__EXERCISE AIM__:
For the entries that follow, restate word for word the line containing "What is the total amount collected from all ranchers?", the line containing "A group of 4 families", and every line that lies between them.

__INFORMATION SUPPLIED__:
┄┄┄┄┄┄┄┄┄┄┄┄┄┄┄┄┄┄┄┄

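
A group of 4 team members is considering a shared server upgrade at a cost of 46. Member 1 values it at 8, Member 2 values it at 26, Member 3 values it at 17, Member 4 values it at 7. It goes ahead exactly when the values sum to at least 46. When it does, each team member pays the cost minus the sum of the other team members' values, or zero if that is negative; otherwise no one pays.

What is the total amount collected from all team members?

Total value 58 ≥ cost 46, so it is built.
Member 1: others sum to 50; max(0, 46 - 50) = 0.
Member 2: others sum to 32; max(0, 46 - 32) = 14.
Member 3: others sum to 41; max(0, 46 - 41) = 5.
Member 4: others sum to 51; max(0, 46 - 51) = 0.
Total collected = 0 + 14 + 5 + 0 = 19.

19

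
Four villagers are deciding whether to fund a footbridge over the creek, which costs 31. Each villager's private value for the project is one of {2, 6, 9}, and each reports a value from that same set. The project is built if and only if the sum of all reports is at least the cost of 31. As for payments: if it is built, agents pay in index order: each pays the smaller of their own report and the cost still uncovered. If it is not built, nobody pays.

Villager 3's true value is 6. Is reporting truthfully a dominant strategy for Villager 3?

Check each profile of the others' reports and compare truth against every alternative report.
Others report (2, 2, 2): truth gives 0, best alternative gives 0.
Others report (2, 2, 6): truth gives 0, best alternative gives 0.
Others report (2, 2, 9): truth gives 0, best alternative gives 0.
Others report (2, 6, 2): truth gives 0, best alternative gives 0.
Others report (2, 6, 6): truth gives 0, best alternative gives 0.
Others report (2, 6, 9): truth gives 0, best alternative gives 0.
(Remaining 21 profiles checked similarly; truth is weakly best in each.)
In every case the truthful report is at least as good as any alternative, so it is a dominant strategy.

Yes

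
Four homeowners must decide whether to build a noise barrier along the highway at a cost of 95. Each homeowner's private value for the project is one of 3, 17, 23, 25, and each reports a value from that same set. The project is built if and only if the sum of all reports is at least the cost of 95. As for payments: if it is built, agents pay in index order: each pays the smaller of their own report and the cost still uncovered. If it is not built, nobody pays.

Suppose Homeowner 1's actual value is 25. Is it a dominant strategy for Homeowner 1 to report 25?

Consider the case where Homeowner 2 reports 23, Homeowner 3 reports 25 and Homeowner 4 reports 25.
Truthful report 25: project built, pays 25, utility 25 - 25 = 0.
Report 23 instead: project built, pays 23, utility 25 - 23 = 2.
Since 2 > 0, reporting 23 is strictly better here, so truthful reporting is not dominant.

No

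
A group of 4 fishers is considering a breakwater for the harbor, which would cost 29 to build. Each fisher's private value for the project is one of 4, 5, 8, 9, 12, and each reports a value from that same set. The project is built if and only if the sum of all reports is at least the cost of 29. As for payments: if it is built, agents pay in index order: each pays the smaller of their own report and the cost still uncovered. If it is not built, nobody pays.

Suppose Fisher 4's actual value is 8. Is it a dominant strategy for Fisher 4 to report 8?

Yes

Check each profile of the others' reports and compare truth against every alternative report.
Others report (5, 12, 12): truth gives 8, best alternative gives 8.
Others report (8, 9, 12): truth gives 8, best alternative gives 8.
Others report (8, 12, 9): truth gives 8, best alternative gives 8.
Others report (8, 12, 12): truth gives 8, best alternative gives 8.
Others report (9, 8, 12): truth gives 8, best alternative gives 8.
Others report (9, 9, 12): truth gives 8, best alternative gives 8.
(Remaining 119 profiles checked similarly; truth is weakly best in each.)
In every case the truthful report is at least as good as any alternative, so it is a dominant strategy.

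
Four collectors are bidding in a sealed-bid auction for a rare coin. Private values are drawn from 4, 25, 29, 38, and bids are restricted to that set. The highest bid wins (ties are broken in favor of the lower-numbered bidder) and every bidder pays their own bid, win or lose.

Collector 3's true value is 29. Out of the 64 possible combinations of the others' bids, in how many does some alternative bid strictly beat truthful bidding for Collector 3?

54

Others bid (4, 4, 4): truth gives 0; bid 25 gives 4 > 0. Violating.
Others bid (4, 4, 25): truth gives 0; bid 25 gives 4 > 0. Violating.
Others bid (4, 4, 38): truth gives -29; bid 4 gives -4 > -29. Violating.
Others bid (4, 25, 38): truth gives -29; bid 4 gives -4 > -29. Violating.
Others bid (4, 4, 29): truth gives 0; no alternative beats it.
Others bid (4, 25, 4): truth gives 0; no alternative beats it.
(Checking all 64 profiles: 54 have a profitable deviation, 10 do not.)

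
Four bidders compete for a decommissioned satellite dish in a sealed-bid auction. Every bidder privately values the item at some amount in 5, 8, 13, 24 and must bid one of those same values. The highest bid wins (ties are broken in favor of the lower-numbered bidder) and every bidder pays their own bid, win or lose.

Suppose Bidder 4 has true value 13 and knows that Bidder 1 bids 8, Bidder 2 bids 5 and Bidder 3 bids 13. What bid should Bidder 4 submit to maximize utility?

Bid 5: loses but pays 5, utility -5.
Bid 8: loses but pays 8, utility -8.
Bid 13: loses but pays 13, utility -13.
Bid 24: wins, pays 24, utility 13 - 24 = -11.
The best choice is 5 with utility -5.

5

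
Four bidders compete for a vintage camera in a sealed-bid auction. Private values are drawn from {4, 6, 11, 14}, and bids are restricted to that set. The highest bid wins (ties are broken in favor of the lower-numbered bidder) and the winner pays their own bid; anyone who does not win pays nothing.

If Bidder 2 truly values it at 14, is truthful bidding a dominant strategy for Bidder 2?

Consider the case where Bidder 1 bids 4, Bidder 3 bids 4 and Bidder 4 bids 4.
Truthful bid 14: wins, pays 14, utility 14 - 14 = 0.
Bid 6 instead: wins, pays 6, utility 14 - 6 = 8.
Since 8 > 0, bidding 6 is strictly better here, so truthful bidding is not dominant.

No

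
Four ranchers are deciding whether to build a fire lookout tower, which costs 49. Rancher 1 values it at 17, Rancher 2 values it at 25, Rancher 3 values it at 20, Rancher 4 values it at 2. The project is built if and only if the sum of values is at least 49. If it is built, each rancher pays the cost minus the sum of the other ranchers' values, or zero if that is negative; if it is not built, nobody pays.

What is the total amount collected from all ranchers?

17

Total value 64 ≥ cost 49, so it is built.
Rancher 1: others sum to 47; max(0, 49 - 47) = 2.
Rancher 2: others sum to 39; max(0, 49 - 39) = 10.
Rancher 3: others sum to 44; max(0, 49 - 44) = 5.
Rancher 4: others sum to 62; max(0, 49 - 62) = 0.
Total collected = 2 + 10 + 5 + 0 = 17.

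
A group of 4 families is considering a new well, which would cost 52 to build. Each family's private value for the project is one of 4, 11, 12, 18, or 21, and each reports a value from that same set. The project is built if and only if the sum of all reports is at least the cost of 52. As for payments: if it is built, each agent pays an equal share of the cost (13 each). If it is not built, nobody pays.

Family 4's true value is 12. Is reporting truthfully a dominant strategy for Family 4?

Consider the case where Family 1 reports 4, Family 2 reports 18 and Family 3 reports 18.
Truthful report 12: project built, pays 13, utility 12 - 13 = -1.
Report 4 instead: project not built, utility 0.
Since 0 > -1, reporting 4 is strictly better here, so truthful reporting is not dominant.

No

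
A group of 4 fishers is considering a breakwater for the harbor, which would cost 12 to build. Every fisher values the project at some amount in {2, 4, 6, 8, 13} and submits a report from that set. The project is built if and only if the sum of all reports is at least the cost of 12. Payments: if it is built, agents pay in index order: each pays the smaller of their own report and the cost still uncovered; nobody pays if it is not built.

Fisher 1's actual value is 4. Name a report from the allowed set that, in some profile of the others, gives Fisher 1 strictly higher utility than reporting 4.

Suppose Fisher 2 reports 2, Fisher 3 reports 2 and Fisher 4 reports 6.
Report 4: project built, pays 4, utility 4 - 4 = 0.
Report 2: project built, pays 2, utility 4 - 2 = 2.
So reporting 2 beats truth here (2 > 0).

2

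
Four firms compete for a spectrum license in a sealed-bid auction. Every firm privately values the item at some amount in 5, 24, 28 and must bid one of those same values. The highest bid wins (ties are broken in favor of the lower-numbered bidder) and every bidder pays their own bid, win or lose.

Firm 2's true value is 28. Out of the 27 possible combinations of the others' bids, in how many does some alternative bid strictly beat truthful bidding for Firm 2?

13

Others bid (5, 5, 5): truth gives 0; bid 24 gives 4 > 0. Violating.
Others bid (5, 5, 24): truth gives 0; bid 24 gives 4 > 0. Violating.
Others bid (5, 24, 5): truth gives 0; bid 24 gives 4 > 0. Violating.
Others bid (5, 24, 24): truth gives 0; bid 24 gives 4 > 0. Violating.
Others bid (5, 5, 28): truth gives 0; no alternative beats it.
Others bid (5, 24, 28): truth gives 0; no alternative beats it.
(Checking all 27 profiles: 13 have a profitable deviation, 14 do not.)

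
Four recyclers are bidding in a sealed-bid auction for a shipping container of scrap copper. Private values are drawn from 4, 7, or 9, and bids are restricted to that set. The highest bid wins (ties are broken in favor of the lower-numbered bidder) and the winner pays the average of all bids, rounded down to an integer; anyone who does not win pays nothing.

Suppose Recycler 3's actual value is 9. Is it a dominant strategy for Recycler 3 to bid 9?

Consider the case where Recycler 1 bids 4, Recycler 2 bids 4 and Recycler 4 bids 4.
Truthful bid 9: wins, pays 5, utility 9 - 5 = 4.
Bid 7 instead: wins, pays 4, utility 9 - 4 = 5.
Since 5 > 4, bidding 7 is strictly better here, so truthful bidding is not dominant.

No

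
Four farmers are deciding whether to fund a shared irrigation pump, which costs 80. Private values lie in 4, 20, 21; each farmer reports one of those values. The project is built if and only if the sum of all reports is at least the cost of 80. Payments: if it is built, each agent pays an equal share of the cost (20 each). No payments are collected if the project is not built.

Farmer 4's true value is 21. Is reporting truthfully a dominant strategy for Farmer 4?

Check each profile of the others' reports and compare truth against every alternative report.
Others report (20, 20, 20): truth gives 1, best alternative gives 1.
Others report (20, 20, 21): truth gives 1, best alternative gives 1.
Others report (20, 21, 20): truth gives 1, best alternative gives 1.
Others report (20, 21, 21): truth gives 1, best alternative gives 1.
Others report (21, 20, 20): truth gives 1, best alternative gives 1.
Others report (21, 20, 21): truth gives 1, best alternative gives 1.
(Remaining 21 profiles checked similarly; truth is weakly best in each.)
In every case the truthful report is at least as good as any alternative, so it is a dominant strategy.

Yes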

┄┄┄┄┄┄┄┄┄┄┄┄┄┄┄┄┄┄┄┄

__TASK RESPONSE__:
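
What is the total amount collected from all ranchers?

17

Total value 64 ≥ cost 49, so it is built.
Rancher 1: others sum to 47; max(0, 49 - 47) = 2.
Rancher 2: others sum to 39; max(0, 49 - 39) = 10.
Rancher 3: others sum to 44; max(0, 49 - 44) = 5.
Rancher 4: others sum to 62; max(0, 49 - 62) = 0.
Total collected = 2 + 10 + 5 + 0 = 17.

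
A group of 4 families is considering a new well, which would cost 52 to build. Each family's private value for the project is one of 4, 11, 12, 18, or 21, and each reports a value from that same set. The project is built if and only if the sum of all reports is at least the cost of 52. As for payments: if it is built, each agent pays an equal share of the cost (13 each). If it is not built, nobody pays.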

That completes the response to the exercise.